[Action item]
All that should be output is the block of lines below from the line with "D. Holloway disorder: high" to the line with "The candidate conditions, each", both included, exactly as written.

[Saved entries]
- - - -
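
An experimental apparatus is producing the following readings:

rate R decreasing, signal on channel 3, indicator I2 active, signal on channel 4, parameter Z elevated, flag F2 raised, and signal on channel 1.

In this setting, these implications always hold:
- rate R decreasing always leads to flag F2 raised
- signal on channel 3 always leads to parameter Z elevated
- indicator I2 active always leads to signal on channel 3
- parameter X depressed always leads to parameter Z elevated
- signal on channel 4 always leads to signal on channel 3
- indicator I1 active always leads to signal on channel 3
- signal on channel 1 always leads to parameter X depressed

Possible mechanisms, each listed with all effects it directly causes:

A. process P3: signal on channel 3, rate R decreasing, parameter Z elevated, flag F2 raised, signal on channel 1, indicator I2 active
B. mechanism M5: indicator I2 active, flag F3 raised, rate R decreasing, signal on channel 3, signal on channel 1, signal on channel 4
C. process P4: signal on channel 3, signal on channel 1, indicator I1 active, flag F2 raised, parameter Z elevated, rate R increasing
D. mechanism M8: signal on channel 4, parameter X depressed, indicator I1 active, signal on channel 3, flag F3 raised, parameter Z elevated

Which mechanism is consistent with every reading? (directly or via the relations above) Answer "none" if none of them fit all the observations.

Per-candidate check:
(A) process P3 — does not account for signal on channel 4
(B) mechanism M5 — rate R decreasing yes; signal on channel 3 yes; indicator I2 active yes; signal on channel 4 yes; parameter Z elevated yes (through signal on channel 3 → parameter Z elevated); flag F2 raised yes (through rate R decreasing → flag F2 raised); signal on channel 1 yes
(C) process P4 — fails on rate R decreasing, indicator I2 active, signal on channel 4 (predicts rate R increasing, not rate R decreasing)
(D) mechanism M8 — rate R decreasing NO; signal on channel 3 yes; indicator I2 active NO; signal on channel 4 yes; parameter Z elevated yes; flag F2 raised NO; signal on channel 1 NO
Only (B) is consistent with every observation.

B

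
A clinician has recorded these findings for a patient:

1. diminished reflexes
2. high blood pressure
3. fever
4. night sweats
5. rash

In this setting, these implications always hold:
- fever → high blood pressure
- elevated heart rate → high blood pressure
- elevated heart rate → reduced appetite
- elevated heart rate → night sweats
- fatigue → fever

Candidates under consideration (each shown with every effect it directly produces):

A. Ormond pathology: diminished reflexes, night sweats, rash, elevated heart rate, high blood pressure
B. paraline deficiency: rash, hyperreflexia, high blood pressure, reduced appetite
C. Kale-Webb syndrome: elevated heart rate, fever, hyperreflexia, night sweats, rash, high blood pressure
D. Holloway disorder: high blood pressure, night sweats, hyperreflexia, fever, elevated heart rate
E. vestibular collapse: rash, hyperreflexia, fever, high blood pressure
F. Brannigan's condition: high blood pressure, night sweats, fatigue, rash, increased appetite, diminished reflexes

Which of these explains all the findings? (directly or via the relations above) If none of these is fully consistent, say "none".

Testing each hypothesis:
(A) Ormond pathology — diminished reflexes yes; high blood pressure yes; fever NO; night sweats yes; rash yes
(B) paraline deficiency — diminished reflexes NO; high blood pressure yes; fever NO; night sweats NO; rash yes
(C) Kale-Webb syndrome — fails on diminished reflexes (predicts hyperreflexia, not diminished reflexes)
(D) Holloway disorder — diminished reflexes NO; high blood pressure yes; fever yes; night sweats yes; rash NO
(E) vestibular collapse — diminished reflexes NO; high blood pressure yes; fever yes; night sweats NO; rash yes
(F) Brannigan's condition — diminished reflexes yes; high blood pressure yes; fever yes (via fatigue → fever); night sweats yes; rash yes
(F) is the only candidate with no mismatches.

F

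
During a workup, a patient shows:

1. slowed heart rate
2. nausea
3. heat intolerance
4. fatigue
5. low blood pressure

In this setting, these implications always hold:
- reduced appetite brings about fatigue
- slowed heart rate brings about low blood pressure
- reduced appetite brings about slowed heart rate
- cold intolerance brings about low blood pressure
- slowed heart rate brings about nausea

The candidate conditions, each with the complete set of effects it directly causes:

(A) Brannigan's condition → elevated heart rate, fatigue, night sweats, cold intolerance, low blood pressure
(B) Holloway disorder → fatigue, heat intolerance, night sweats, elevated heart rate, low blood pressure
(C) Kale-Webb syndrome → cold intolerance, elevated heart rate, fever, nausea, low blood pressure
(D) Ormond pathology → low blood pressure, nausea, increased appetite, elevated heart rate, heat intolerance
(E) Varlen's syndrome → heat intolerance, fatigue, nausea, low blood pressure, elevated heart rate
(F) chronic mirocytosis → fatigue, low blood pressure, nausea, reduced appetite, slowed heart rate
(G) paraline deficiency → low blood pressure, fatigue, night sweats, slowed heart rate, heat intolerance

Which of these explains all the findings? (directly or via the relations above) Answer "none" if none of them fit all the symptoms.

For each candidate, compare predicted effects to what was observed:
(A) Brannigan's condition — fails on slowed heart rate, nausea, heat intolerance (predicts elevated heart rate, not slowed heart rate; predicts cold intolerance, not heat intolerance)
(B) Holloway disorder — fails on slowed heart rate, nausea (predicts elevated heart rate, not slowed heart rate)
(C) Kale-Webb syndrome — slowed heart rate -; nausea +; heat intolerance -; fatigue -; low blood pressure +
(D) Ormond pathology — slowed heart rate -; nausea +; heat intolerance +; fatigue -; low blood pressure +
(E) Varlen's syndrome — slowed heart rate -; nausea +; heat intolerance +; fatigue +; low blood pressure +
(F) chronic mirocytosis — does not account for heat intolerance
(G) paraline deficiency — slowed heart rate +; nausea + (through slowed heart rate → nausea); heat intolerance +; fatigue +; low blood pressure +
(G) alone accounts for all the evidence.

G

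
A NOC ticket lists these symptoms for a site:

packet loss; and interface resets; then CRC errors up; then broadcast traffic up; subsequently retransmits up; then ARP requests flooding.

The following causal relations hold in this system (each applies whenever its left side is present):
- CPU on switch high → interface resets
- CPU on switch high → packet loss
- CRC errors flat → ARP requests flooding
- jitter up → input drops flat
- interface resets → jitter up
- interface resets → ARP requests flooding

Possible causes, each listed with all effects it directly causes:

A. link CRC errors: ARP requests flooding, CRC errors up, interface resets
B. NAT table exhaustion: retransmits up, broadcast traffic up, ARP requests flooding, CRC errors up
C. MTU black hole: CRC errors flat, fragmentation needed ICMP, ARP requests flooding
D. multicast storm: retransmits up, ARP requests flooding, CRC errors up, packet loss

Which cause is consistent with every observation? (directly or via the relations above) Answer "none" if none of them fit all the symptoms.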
- - - -
[Exercise answer]
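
D. Holloway disorder: high blood pressure, night sweats, hyperreflexia, fever, elevated heart rate
E. vestibular collapse: rash, hyperreflexia, fever, high blood pressure
F. Brannigan's condition: high blood pressure, night sweats, fatigue, rash, increased appetite, diminished reflexes

Which of these explains all the findings? (directly or via the relations above) If none of these is fully consistent, say "none".

Testing each hypothesis:
(A) Ormond pathology — diminished reflexes yes; high blood pressure yes; fever NO; night sweats yes; rash yes
(B) paraline deficiency — diminished reflexes NO; high blood pressure yes; fever NO; night sweats NO; rash yes
(C) Kale-Webb syndrome — fails on diminished reflexes (predicts hyperreflexia, not diminished reflexes)
(D) Holloway disorder — diminished reflexes NO; high blood pressure yes; fever yes; night sweats yes; rash NO
(E) vestibular collapse — diminished reflexes NO; high blood pressure yes; fever yes; night sweats NO; rash yes
(F) Brannigan's condition — diminished reflexes yes; high blood pressure yes; fever yes (via fatigue → fever); night sweats yes; rash yes
(F) is the only candidate with no mismatches.

F

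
During a workup, a patient shows:

1. slowed heart rate
2. nausea
3. heat intolerance
4. fatigue
5. low blood pressure

In this setting, these implications always hold:
- reduced appetite brings about fatigue
- slowed heart rate brings about low blood pressure
- reduced appetite brings about slowed heart rate
- cold intolerance brings about low blood pressure
- slowed heart rate brings about nausea

The candidate conditions, each with the complete set of effects it directly causes: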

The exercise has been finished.